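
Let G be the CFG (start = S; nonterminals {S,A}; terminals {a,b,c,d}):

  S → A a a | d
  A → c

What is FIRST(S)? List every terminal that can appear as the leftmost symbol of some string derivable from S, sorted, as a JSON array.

FIRST iteration:
[1]
  A via A→c: +{c}
  S via S→A a a: +{c}
  S via S→d: +{d}
  FIRST(S)={c,d}  FIRST(A)={c}
[2] (stable)
  FIRST(S)={c,d}  FIRST(A)={c}

FIRST(S) = ["c", "d"]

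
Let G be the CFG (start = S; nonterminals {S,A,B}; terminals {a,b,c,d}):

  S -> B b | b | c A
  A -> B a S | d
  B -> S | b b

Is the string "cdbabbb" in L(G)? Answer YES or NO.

CNF form of G:
  S -> B T1 | T2 A | b
  A -> B X3 | d
  B -> B T1 | T1 T1 | T2 A | b
  T0 -> a
  T1 -> b
  T2 -> c
  X3 -> T0 S

CYK table (by increasing span):
  cell(0,0) c: {T2}  orig:{}
  cell(1,1) d: {A}
  cell(2,2) b: {B,S,T1}  orig:{B,S}
  cell(3,3) a: {T0}  orig:{}
  cell(4,4) b: {B,S,T1}  orig:{B,S}
  cell(5,5) b: {B,S,T1}  orig:{B,S}
  cell(6,6) b: {B,S,T1}  orig:{B,S}
  cell(0,1) cd: {B,S}
  cell(1,2) db: ∅
  cell(2,3) ba: ∅
  cell(3,4) ab: {X3}  orig:{}
  cell(4,5) bb: {B,S}
  cell(5,6) bb: {B,S}
  cell(0,2) cdb: {B,S}
  cell(1,3) dba: ∅
  cell(2,4) bab: {A}
  cell(3,5) abb: {X3}  orig:{}
  cell(4,6) bbb: {B,S}
  cell(0,3) cdba: ∅
  cell(1,4) dbab: ∅
  cell(2,5) babb: {A}
  cell(3,6) abbb: {X3}  orig:{}
  cell(0,4) cdbab: {A}
  cell(1,5) dbabb: ∅
  cell(2,6) babbb: {A}
  cell(0,5) cdbabb: {A}
  cell(1,6) dbabbb: ∅
  cell(0,6) cdbabbb: {A}

S ∉ T[0,6] ⇒ NO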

Exercise requirements
Where does the word "start" appear in the listing? List each line that holds it.

Solution to the exercise
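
Let G be the CFG (start = S; nonterminals {S,A}; terminals {a,b,c,d}):
Let G be the CFG (start = S; nonterminals {S,A,B}; terminals {a,b,c,d}):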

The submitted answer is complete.